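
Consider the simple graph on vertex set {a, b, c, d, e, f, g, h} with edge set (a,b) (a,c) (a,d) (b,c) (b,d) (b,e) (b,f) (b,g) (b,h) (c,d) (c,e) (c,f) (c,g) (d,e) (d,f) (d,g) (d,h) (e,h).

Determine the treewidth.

3

A width-3 tree decomposition is:
Bags: B1 = {b, c, d, f}  B2 = {b, c, d, e}  B3 = {a, b, c, d}  B4 = {b, c, d, g}  B5 = {b, d, e, h}
Tree: B1–B2, B2–B3, B1–B4, B2–B5
The largest bag has 4 vertices, giving width 3; this decomposition certifies tw(G) ≤ 3. On the other hand G contains the 4-clique {b, d, e, h}. A clique must lie in a single bag of any decomposition, so no decomposition can have width below 3. The upper and lower bounds meet at 3, so that is the treewidth.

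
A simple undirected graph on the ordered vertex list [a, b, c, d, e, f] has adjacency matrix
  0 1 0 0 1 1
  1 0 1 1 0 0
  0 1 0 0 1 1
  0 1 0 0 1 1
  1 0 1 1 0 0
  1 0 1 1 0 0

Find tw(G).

A width-3 tree decomposition is:
Bags: B1 = {b, d, e, f}  B2 = {a, b, e, f}  B3 = {b, c, e, f}
Tree: B1–B2, B2–B3
Each bag holds 4 vertices, so the decomposition has width 3, which upper-bounds the treewidth. For the lower bound: the 4 vertex sets {d,e}, {a,f}, {b}, {c} are disjoint, each induces a connected subgraph, and every pair is joined by at least one edge of G. Contracting each set to a single vertex therefore yields K_{4} as a minor, and since treewidth is minor-monotone, tw(G) ≥ tw(K_{4}) = 3. Combining the bounds, tw(G) = 3.

3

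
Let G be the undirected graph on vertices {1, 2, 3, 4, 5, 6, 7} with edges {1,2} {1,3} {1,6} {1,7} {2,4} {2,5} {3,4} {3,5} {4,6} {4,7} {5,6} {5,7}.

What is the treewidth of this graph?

A width-3 tree decomposition is:
Bags: B1 = {1, 2, 4, 5}  B2 = {1, 4, 5, 6}  B3 = {1, 4, 5, 7}  B4 = {1, 3, 4, 5}
Tree: B1–B2, B2–B3, B3–B4
Each bag holds 4 vertices, so the decomposition has width 3, which upper-bounds the treewidth. For the lower bound: the 4 vertex sets {2,5}, {4,6}, {1}, {7} are disjoint, each induces a connected subgraph, and every pair is joined by at least one edge of G. Contracting each set to a single vertex therefore yields K_{4} as a minor, and since treewidth is minor-monotone, tw(G) ≥ tw(K_{4}) = 3. Therefore the treewidth is 3.

3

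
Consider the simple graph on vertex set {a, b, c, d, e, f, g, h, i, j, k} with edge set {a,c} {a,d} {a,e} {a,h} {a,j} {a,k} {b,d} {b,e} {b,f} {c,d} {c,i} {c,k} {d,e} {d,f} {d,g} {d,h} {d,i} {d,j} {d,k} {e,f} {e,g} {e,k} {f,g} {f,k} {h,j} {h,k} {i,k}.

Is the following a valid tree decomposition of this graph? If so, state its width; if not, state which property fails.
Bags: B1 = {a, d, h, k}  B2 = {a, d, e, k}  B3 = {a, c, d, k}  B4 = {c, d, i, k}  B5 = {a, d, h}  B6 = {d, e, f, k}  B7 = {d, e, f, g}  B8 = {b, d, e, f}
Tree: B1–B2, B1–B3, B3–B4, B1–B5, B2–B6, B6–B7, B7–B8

No — vertex j appears in no bag.

A tree decomposition must satisfy three properties: every vertex lies in some bag; for every edge, both endpoints lie together in some bag; and for every vertex, the bags containing it form a connected subtree. Here vertex j appears in no bag, so the decomposition is invalid.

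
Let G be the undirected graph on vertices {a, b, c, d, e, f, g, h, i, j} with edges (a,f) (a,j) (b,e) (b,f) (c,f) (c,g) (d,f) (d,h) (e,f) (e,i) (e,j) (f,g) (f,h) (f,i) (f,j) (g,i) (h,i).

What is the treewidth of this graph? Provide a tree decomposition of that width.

Treewidth 2.
Bags: B1 = {f, g, i}  B2 = {c, f, g}  B3 = {f, h, i}  B4 = {d, f, h}  B5 = {e, f, i}  B6 = {e, f, j}  B7 = {a, f, j}  B8 = {b, e, f}
Tree: B1–B2, B1–B3, B3–B4, B1–B5, B5–B6, B6–B7, B5–B8

Each bag holds 3 vertices, so the decomposition has width 2, which upper-bounds the treewidth. Conversely, {d, f, h} is a clique of size 3, and the vertices of any clique must share a bag in every tree decomposition; so some bag has ≥ 3 vertices and tw(G) ≥ 2. Therefore the treewidth is 2.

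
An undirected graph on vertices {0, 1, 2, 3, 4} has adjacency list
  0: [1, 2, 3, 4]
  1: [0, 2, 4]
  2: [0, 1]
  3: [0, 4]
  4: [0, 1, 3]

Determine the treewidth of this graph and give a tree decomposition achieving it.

Treewidth 2.
One such decomposition:
Bags: B1 = {0, 1, 4}  B2 = {0, 1, 2}  B3 = {0, 3, 4}
Tree: B1–B2, B1–B3

The largest bag has 3 vertices, giving width 2; this decomposition certifies tw(G) ≤ 2. For the lower bound, the 3 vertices {0, 1, 2} are pairwise adjacent, and any tree decomposition puts a clique entirely inside one bag — forcing width ≥ 2. The upper and lower bounds meet at 2, so that is the treewidth.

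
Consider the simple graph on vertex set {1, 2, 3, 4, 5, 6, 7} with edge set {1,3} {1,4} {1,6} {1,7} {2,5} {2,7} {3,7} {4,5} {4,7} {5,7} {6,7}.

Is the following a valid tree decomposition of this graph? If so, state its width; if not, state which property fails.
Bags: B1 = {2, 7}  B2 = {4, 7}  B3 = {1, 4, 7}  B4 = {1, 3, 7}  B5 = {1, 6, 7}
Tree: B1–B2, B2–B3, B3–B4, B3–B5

A tree decomposition must satisfy three properties: every vertex lies in some bag; for every edge, both endpoints lie together in some bag; and for every vertex, the bags containing it form a connected subtree. Here vertex 5 appears in no bag, so the decomposition is invalid.

No — vertex 5 appears in no bag.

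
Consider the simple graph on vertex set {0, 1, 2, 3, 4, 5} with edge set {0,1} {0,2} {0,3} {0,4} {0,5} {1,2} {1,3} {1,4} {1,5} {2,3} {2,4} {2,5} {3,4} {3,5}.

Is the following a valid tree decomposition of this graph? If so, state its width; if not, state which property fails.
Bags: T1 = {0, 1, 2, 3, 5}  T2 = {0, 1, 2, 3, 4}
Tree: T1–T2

Yes; width 4.

Vertex coverage: the bags together contain {0, 1, 2, 3, 4, 5}, the full vertex set. Edge coverage: each edge of G has both endpoints in at least one bag. Running intersection: for every vertex, the bags containing it form a connected subtree. All three properties hold, so this is a valid tree decomposition of width max|bag| − 1 = 4, and hence tw(G) ≤ 4.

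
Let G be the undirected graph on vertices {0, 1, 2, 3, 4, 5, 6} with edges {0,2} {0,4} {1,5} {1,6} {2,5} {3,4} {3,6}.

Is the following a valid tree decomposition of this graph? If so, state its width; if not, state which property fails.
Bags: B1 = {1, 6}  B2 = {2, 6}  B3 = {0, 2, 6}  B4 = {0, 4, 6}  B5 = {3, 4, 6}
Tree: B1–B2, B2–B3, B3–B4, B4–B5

No — vertex 5 appears in no bag.

A tree decomposition must satisfy three properties: every vertex lies in some bag; for every edge, both endpoints lie together in some bag; and for every vertex, the bags containing it form a connected subtree. Here vertex 5 appears in no bag, so the decomposition is invalid.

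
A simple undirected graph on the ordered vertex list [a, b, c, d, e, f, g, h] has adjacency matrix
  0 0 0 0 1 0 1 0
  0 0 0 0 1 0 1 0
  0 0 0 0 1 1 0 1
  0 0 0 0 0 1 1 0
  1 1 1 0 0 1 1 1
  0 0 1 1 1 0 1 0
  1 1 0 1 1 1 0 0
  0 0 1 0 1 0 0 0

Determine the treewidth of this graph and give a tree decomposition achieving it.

Treewidth 2.
One such decomposition:
Bags: B1 = {e, f, g}  B2 = {d, f, g}  B3 = {b, e, g}  B4 = {c, e, f}  B5 = {a, e, g}  B6 = {c, e, h}
Tree: B1–B2, B1–B3, B1–B4, B1–B5, B4–B6

Every bag has size at most 3, so the width is 3 − 1 = 2 and tw(G) ≤ 2. Conversely, {d, f, g} is a clique of size 3, and the vertices of any clique must share a bag in every tree decomposition; so some bag has ≥ 3 vertices and tw(G) ≥ 2. Hence tw(G) = 2 exactly.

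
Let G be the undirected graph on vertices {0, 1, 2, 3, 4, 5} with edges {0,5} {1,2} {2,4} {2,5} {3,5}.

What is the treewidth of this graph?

1

A width-1 tree decomposition is:
Bags: B1 = {2, 5}  B2 = {0, 5}  B3 = {1, 2}  B4 = {2, 4}  B5 = {3, 5}
Tree: B1–B2, B1–B3, B1–B4, B2–B5
Each bag holds 2 vertices, so the decomposition has width 1, which upper-bounds the treewidth. G has an edge, so its treewidth is at least 1. Hence tw(G) = 1 exactly.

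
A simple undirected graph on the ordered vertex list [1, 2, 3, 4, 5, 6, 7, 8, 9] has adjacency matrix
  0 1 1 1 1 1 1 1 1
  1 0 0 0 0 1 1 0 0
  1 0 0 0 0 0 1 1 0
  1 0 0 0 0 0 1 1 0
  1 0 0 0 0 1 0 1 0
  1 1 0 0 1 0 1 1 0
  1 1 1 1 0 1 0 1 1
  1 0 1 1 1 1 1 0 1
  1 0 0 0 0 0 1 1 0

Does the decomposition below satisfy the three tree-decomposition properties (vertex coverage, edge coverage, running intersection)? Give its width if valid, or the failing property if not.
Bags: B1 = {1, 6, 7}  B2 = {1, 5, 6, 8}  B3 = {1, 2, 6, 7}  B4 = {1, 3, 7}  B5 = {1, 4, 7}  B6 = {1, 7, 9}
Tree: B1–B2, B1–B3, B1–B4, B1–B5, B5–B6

No — edge (8,7) lies in no bag.

A tree decomposition must satisfy three properties: every vertex lies in some bag; for every edge, both endpoints lie together in some bag; and for every vertex, the bags containing it form a connected subtree. Here edge (8,7) lies in no bag, so the decomposition is invalid.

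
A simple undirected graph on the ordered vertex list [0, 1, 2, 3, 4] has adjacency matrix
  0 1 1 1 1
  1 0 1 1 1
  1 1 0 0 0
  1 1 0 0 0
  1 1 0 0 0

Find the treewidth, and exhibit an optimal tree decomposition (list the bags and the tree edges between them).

Every bag has size at most 3, so the width is 3 − 1 = 2 and tw(G) ≤ 2. Conversely, {0, 1, 2} is a clique of size 3, and the vertices of any clique must share a bag in every tree decomposition; so some bag has ≥ 3 vertices and tw(G) ≥ 2. Hence tw(G) = 2 exactly.

Treewidth 2.
One optimal decomposition is:
Bags: B1 = {0, 1, 4}  B2 = {0, 1, 2}  B3 = {0, 1, 3}
Tree: B1–B2, B2–B3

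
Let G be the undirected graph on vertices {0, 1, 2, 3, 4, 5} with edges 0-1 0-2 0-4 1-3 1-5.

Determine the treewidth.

A width-1 tree decomposition is:
Bags: B1 = {0, 1}  B2 = {0, 4}  B3 = {0, 2}  B4 = {1, 3}  B5 = {1, 5}
Tree: B1–B2, B2–B3, B1–B4, B4–B5
The largest bag has 2 vertices, giving width 1; this decomposition certifies tw(G) ≤ 1. G has an edge, so its treewidth is at least 1. Therefore the treewidth is 1.

1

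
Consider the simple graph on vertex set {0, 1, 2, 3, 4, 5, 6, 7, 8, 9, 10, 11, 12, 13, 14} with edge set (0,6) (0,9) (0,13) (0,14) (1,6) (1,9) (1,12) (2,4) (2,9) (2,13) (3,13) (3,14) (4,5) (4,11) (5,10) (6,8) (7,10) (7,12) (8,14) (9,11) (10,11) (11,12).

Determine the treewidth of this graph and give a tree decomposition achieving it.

The largest bag has 4 vertices, giving width 3; this decomposition certifies tw(G) ≤ 3. For the lower bound: the 4 vertex sets {3,8,14}, {13}, {0}, {1,2,6,9} are disjoint, each induces a connected subgraph, and every pair is joined by at least one edge of G. Contracting each set to a single vertex therefore yields K_{4} as a minor, and since treewidth is minor-monotone, tw(G) ≥ tw(K_{4}) = 3. Hence tw(G) = 3 exactly.

Treewidth 3.
Bags: B1 = {3, 8, 13, 14}  B2 = {0, 8, 13, 14}  B3 = {0, 6, 8, 13}  B4 = {0, 2, 6, 13}  B5 = {0, 2, 6, 9}  B6 = {1, 2, 6, 9}  B7 = {1, 2, 4, 9}  B8 = {1, 4, 9, 11}  B9 = {1, 4, 11, 12}  B10 = {4, 5, 11, 12}  B11 = {5, 10, 11, 12}  B12 = {5, 7, 10, 12}
Tree: B1–B2, B2–B3, B3–B4, B4–B5, B5–B6, B6–B7, B7–B8, B8–B9, B9–B10, B10–B11, B11–B12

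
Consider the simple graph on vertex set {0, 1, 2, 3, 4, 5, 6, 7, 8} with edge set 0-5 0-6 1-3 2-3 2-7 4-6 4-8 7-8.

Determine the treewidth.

A width-1 tree decomposition is:
Bags: B1 = {0, 5}  B2 = {0, 6}  B3 = {4, 6}  B4 = {4, 8}  B5 = {7, 8}  B6 = {2, 7}  B7 = {2, 3}  B8 = {1, 3}
Tree: B1–B2, B2–B3, B3–B4, B4–B5, B5–B6, B6–B7, B7–B8
Each bag holds 2 vertices, so the decomposition has width 1, which upper-bounds the treewidth. G has an edge, so its treewidth is at least 1. Therefore the treewidth is 1.

1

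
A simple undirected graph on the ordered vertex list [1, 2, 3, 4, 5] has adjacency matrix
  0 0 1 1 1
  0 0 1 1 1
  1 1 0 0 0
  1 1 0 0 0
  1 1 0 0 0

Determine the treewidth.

2

A width-2 tree decomposition is:
Bags: B1 = {1, 2, 3}  B2 = {1, 2, 4}  B3 = {1, 2, 5}
Tree: B1–B2, B2–B3
Every bag has size at most 3, so the width is 3 − 1 = 2 and tw(G) ≤ 2. For the lower bound, G contains the cycle 3–2–4–1–3, so G is not a forest; only forests have treewidth ≤ 1, hence tw(G) ≥ 2. Therefore the treewidth is 2.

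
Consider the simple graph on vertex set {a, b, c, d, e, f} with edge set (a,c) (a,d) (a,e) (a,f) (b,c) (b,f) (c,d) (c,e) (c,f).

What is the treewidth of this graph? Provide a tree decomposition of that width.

Every bag has size at most 3, so the width is 3 − 1 = 2 and tw(G) ≤ 2. Conversely, {a, c, d} is a clique of size 3, and the vertices of any clique must share a bag in every tree decomposition; so some bag has ≥ 3 vertices and tw(G) ≥ 2. Combining the bounds, tw(G) = 2.

Treewidth 2.
Bags: B1 = {a, c, f}  B2 = {b, c, f}  B3 = {a, c, e}  B4 = {a, c, d}
Tree: B1–B2, B1–B3, B3–B4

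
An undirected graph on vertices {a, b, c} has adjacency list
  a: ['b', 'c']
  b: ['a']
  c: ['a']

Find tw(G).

1

A width-1 tree decomposition is:
Bags: B1 = {a, c}  B2 = {a, b}
Tree: B1–B2
Each bag holds 2 vertices, so the decomposition has width 1, which upper-bounds the treewidth. G has an edge, so its treewidth is at least 1. Combining the bounds, tw(G) = 1.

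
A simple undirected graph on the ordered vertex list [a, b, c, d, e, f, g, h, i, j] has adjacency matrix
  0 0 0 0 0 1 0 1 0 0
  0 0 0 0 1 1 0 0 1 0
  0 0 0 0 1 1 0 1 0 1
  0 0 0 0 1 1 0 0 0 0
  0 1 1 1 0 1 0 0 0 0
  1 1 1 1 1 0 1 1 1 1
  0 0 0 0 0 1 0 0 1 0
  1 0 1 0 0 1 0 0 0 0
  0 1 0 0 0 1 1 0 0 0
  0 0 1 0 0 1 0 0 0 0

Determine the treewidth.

2

A width-2 tree decomposition is:
Bags: B1 = {b, e, f}  B2 = {d, e, f}  B3 = {b, f, i}  B4 = {f, g, i}  B5 = {c, e, f}  B6 = {c, f, h}  B7 = {a, f, h}  B8 = {c, f, j}
Tree: B1–B2, B1–B3, B3–B4, B2–B5, B5–B6, B6–B7, B6–B8
Every bag has size at most 3, so the width is 3 − 1 = 2 and tw(G) ≤ 2. Conversely, {d, e, f} is a clique of size 3, and the vertices of any clique must share a bag in every tree decomposition; so some bag has ≥ 3 vertices and tw(G) ≥ 2. Therefore the treewidth is 2.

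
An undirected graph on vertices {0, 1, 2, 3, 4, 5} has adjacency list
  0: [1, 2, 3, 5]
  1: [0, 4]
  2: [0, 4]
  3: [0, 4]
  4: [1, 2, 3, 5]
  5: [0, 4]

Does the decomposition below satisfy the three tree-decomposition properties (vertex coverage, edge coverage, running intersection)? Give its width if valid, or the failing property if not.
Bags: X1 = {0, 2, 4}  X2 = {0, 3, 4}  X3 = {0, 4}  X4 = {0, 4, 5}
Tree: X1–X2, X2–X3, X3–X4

A tree decomposition must satisfy three properties: every vertex lies in some bag; for every edge, both endpoints lie together in some bag; and for every vertex, the bags containing it form a connected subtree. Here vertex 1 appears in no bag, so the decomposition is invalid.

No — vertex 1 appears in no bag.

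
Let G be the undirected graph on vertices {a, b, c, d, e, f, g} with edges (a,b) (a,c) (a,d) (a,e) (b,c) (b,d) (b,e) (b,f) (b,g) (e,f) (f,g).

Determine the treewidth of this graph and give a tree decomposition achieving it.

Each bag holds 3 vertices, so the decomposition has width 2, which upper-bounds the treewidth. For the lower bound, the 3 vertices {b, f, g} are pairwise adjacent, and any tree decomposition puts a clique entirely inside one bag — forcing width ≥ 2. Hence tw(G) = 2 exactly.

Treewidth 2.
Bags: B1 = {a, b, e}  B2 = {a, b, c}  B3 = {b, e, f}  B4 = {a, b, d}  B5 = {b, f, g}
Tree: B1–B2, B1–B3, B1–B4, B3–B5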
☆ ☆ ☆ ☆ ☆ ☆ ☆
All lines above from the one holding "0 0 0 0 1 1 0 0 1 0" to the one holding "0 0 1 0 0 1 0 0 0 0", inclusive, are to be copied exactly; no other line is wanted.

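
  0 0 0 0 1 1 0 0 1 0
  0 0 0 0 1 1 0 1 0 1
  0 0 0 0 1 1 0 0 0 0
  0 1 1 1 0 1 0 0 0 0
  1 1 1 1 1 0 1 1 1 1
  0 0 0 0 0 1 0 0 1 0
  1 0 1 0 0 1 0 0 0 0
  0 1 0 0 0 1 1 0 0 0
  0 0 1 0 0 1 0 0 0 0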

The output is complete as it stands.